> [Information supplied]:
»»
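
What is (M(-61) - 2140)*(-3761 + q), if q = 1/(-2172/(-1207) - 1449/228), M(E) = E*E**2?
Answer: 360143266694201/417909 ≈ 8.6177e+8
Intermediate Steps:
M(E) = E**3
q = -91732/417909 (q = 1/(-2172*(-1/1207) - 1449*1/228) = 1/(2172/1207 - 483/76) = 1/(-417909/91732) = -91732/417909 ≈ -0.21950)
(M(-61) - 2140)*(-3761 + q) = ((-61)**3 - 2140)*(-3761 - 91732/417909) = (-226981 - 2140)*(-1571847481/417909) = -229121*(-1571847481/417909) = 360143266694201/417909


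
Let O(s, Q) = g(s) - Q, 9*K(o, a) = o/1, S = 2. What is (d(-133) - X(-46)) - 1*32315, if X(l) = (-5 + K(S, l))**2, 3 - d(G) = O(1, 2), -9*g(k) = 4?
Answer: -2618923/81 ≈ -32332.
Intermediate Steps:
g(k) = -4/9 (g(k) = -1/9*4 = -4/9)
K(o, a) = o/9 (K(o, a) = (o/1)/9 = (o*1)/9 = o/9)
O(s, Q) = -4/9 - Q
d(G) = 49/9 (d(G) = 3 - (-4/9 - 1*2) = 3 - (-4/9 - 2) = 3 - 1*(-22/9) = 3 + 22/9 = 49/9)
X(l) = 1849/81 (X(l) = (-5 + (1/9)*2)**2 = (-5 + 2/9)**2 = (-43/9)**2 = 1849/81)
(d(-133) - X(-46)) - 1*32315 = (49/9 - 1*1849/81) - 1*32315 = (49/9 - 1849/81) - 32315 = -1408/81 - 32315 = -2618923/81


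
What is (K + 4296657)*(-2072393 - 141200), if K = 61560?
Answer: -9647318643681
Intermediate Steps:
(K + 4296657)*(-2072393 - 141200) = (61560 + 4296657)*(-2072393 - 141200) = 4358217*(-2213593) = -9647318643681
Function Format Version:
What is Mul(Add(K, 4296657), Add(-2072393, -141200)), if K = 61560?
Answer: -9647318643681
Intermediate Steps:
Mul(Add(K, 4296657), Add(-2072393, -141200)) = Mul(Add(61560, 4296657), Add(-2072393, -141200)) = Mul(4358217, -2213593) = -9647318643681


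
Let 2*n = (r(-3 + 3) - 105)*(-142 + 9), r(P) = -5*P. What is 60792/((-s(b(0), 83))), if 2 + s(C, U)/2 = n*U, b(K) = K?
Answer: -60792/1159091 ≈ -0.052448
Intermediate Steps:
n = 13965/2 (n = ((-5*(-3 + 3) - 105)*(-142 + 9))/2 = ((-5*0 - 105)*(-133))/2 = ((0 - 105)*(-133))/2 = (-105*(-133))/2 = (½)*13965 = 13965/2 ≈ 6982.5)
s(C, U) = -4 + 13965*U (s(C, U) = -4 + 2*(13965*U/2) = -4 + 13965*U)
60792/((-s(b(0), 83))) = 60792/((-(-4 + 13965*83))) = 60792/((-(-4 + 1159095))) = 60792/((-1*1159091)) = 60792/(-1159091) = 60792*(-1/1159091) = -60792/1159091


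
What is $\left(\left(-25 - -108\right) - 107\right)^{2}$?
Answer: $576$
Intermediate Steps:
$\left(\left(-25 - -108\right) - 107\right)^{2} = \left(\left(-25 + 108\right) - 107\right)^{2} = \left(83 - 107\right)^{2} = \left(-24\right)^{2} = 576$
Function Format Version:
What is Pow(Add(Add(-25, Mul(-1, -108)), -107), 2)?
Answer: 576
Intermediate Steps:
Pow(Add(Add(-25, Mul(-1, -108)), -107), 2) = Pow(Add(Add(-25, 108), -107), 2) = Pow(Add(83, -107), 2) = Pow(-24, 2) = 576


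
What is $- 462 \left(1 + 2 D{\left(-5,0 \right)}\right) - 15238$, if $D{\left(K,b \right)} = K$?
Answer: $-11080$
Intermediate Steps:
$- 462 \left(1 + 2 D{\left(-5,0 \right)}\right) - 15238 = - 462 \left(1 + 2 \left(-5\right)\right) - 15238 = - 462 \left(1 - 10\right) - 15238 = \left(-462\right) \left(-9\right) - 15238 = 4158 - 15238 = -11080$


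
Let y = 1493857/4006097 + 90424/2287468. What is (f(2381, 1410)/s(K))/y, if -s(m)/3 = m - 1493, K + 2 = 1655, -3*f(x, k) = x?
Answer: 5454763076648719/1360583063713440 ≈ 4.0091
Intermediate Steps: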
««
> [What the task requires]: Looking through the data above, copy out each line in which the string "Answer" occurs.

> [Task output]:
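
Answer: 360143266694201/417909 ≈ 8.6177e+8
Answer: -2618923/81 ≈ -32332.
Answer: -9647318643681
Answer: -9647318643681
Answer: -60792/1159091 ≈ -0.052448
Answer: $576$
Answer: 576
Answer: $-11080$
Answer: 5454763076648719/1360583063713440 ≈ 4.0091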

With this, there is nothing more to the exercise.